━━━━━ Extracted material

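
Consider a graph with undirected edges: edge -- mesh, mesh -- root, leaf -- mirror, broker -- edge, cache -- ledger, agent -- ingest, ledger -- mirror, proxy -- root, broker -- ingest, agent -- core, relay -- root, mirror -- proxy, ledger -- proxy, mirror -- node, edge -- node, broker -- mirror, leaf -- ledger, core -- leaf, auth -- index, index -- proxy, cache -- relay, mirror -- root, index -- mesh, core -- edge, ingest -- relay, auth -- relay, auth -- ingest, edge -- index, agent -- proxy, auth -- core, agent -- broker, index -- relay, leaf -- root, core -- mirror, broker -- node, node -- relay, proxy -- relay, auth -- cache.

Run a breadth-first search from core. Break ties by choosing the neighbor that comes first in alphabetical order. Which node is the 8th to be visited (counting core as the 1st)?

Visit core; enqueue agent, auth, edge, leaf, mirror → queue [agent, auth, edge, leaf, mirror]
Visit agent; enqueue broker, ingest, proxy → queue [auth, edge, leaf, mirror, broker, ingest, proxy]
Visit auth; enqueue cache, index, relay → queue [edge, leaf, mirror, broker, ingest, proxy, cache, index, relay]
Visit edge; enqueue mesh, node → queue [leaf, mirror, broker, ingest, proxy, cache, index, relay, mesh, node]
Visit leaf; enqueue ledger, root → queue [mirror, broker, ingest, proxy, cache, index, relay, mesh, node, ledger, root]
Visit mirror → queue [broker, ingest, proxy, cache, index, relay, mesh, node, ledger, root]
Visit broker → queue [ingest, proxy, cache, index, relay, mesh, node, ledger, root]
Visit ingest → queue [proxy, cache, index, relay, mesh, node, ledger, root]
Visit proxy → queue [cache, index, relay, mesh, node, ledger, root]
Visit cache → queue [index, relay, mesh, node, ledger, root]
Visit index → queue [relay, mesh, node, ledger, root]
Visit relay → queue [mesh, node, ledger, root]
Visit mesh → queue [node, ledger, root]
Visit node → queue [ledger, root]
Visit ledger → queue [root]
Visit root → queue []

Visit order: core, agent, auth, edge, leaf, mirror, broker, ingest, proxy, cache, index, relay, mesh, node, ledger, root

ingest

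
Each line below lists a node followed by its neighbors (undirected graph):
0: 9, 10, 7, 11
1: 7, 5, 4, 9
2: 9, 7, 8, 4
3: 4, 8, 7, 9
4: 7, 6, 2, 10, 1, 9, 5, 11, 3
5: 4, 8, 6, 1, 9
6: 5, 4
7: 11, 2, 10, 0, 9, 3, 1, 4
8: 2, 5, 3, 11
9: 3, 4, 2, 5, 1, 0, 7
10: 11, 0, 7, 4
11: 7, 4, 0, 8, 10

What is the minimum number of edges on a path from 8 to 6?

2

Level 0: 8
Level 1: 2, 3, 5, 11
Level 2: 0, 1, 4, 6, 7, 9, 10
6 first appears at level 2.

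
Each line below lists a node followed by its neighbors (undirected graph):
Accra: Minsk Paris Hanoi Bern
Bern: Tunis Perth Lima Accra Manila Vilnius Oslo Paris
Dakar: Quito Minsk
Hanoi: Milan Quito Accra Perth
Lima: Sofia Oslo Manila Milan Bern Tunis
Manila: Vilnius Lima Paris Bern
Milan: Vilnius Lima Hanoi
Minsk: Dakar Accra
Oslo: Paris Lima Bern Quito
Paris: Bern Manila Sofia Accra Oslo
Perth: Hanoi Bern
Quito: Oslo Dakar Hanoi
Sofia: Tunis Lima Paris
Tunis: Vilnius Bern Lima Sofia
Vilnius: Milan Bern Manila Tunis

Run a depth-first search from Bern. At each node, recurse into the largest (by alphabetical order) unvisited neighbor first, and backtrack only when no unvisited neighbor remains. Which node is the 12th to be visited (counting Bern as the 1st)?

Visit Bern
Bern → Vilnius
Vilnius → Tunis
Tunis → Sofia
Sofia → Paris
Paris → Oslo
Oslo → Quito
Quito → Hanoi
Hanoi → Perth
Hanoi → Milan
Milan → Lima
Lima → Manila
Hanoi → Accra
Accra → Minsk
Minsk → Dakar

Visit order: Bern, Vilnius, Tunis, Sofia, Paris, Oslo, Quito, Hanoi, Perth, Milan, Lima, Manila, Accra, Minsk, Dakar

Manila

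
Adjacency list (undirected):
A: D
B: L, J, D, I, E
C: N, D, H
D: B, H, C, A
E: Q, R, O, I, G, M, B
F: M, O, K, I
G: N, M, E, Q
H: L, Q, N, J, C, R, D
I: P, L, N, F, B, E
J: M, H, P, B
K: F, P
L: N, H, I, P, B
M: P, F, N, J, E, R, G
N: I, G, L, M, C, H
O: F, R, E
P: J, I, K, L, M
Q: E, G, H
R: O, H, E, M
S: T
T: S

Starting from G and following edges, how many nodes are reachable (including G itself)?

BFS from G visits: G, N, M, E, Q, I, L, C, H, P, F, J, R, O, B, D, K, A
Reachable nodes: 18 of 20 total.

18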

━━━━━━━━━━

▸ **What you will do**
Write down exactly the line with "Paris: Bern Manila Sofia Accra Oslo", then each line after it through the end of the data.

▸ **Exercise output**
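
Paris: Bern Manila Sofia Accra Oslo
Perth: Hanoi Bern
Quito: Oslo Dakar Hanoi
Sofia: Tunis Lima Paris
Tunis: Vilnius Bern Lima Sofia
Vilnius: Milan Bern Manila Tunis

Run a depth-first search from Bern. At each node, recurse into the largest (by alphabetical order) unvisited neighbor first, and backtrack only when no unvisited neighbor remains. Which node is the 12th to be visited (counting Bern as the 1st)?

Visit Bern
Bern → Vilnius
Vilnius → Tunis
Tunis → Sofia
Sofia → Paris
Paris → Oslo
Oslo → Quito
Quito → Hanoi
Hanoi → Perth
Hanoi → Milan
Milan → Lima
Lima → Manila
Hanoi → Accra
Accra → Minsk
Minsk → Dakar

Visit order: Bern, Vilnius, Tunis, Sofia, Paris, Oslo, Quito, Hanoi, Perth, Milan, Lima, Manila, Accra, Minsk, Dakar

Manila

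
Adjacency list (undirected):
A: D
B: L, J, D, I, E
C: N, D, H
D: B, H, C, A
E: Q, R, O, I, G, M, B
F: M, O, K, I
G: N, M, E, Q
H: L, Q, N, J, C, R, D
I: P, L, N, F, B, E
J: M, H, P, B
K: F, P
L: N, H, I, P, B
M: P, F, N, J, E, R, G
N: I, G, L, M, C, H
O: F, R, E
P: J, I, K, L, M
Q: E, G, H
R: O, H, E, M
S: T
T: S

Starting from G and following edges, how many nodes are reachable (including G itself)?

BFS from G visits: G, N, M, E, Q, I, L, C, H, P, F, J, R, O, B, D, K, A
Reachable nodes: 18 of 20 total.

18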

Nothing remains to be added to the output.